(Records provided)

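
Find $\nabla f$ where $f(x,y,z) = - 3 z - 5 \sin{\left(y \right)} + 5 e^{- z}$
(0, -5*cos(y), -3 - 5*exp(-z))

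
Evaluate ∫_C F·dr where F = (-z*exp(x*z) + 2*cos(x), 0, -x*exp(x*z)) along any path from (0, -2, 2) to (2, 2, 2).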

(End Records provided)
(Records provided)

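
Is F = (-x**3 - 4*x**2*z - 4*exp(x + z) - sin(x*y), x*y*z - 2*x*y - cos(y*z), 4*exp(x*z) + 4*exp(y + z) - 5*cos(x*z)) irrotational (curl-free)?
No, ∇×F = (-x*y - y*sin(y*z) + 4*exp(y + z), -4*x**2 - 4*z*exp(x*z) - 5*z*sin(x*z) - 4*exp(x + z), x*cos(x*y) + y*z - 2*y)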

(End Records provided)

**Your objective:** Restate word for word the entries above from the line with "Find $\nabla f$" through the line with "Evaluate ∫_C F·dr", inclusive, leaving out everything else.

**Completed task:**
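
Find $\nabla f$ where $f(x,y,z) = - 3 z - 5 \sin{\left(y \right)} + 5 e^{- z}$
(0, -5*cos(y), -3 - 5*exp(-z))

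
Evaluate ∫_C F·dr where F = (-z*exp(x*z) + 2*cos(x), 0, -x*exp(x*z)) along any path from (0, -2, 2) to (2, 2, 2).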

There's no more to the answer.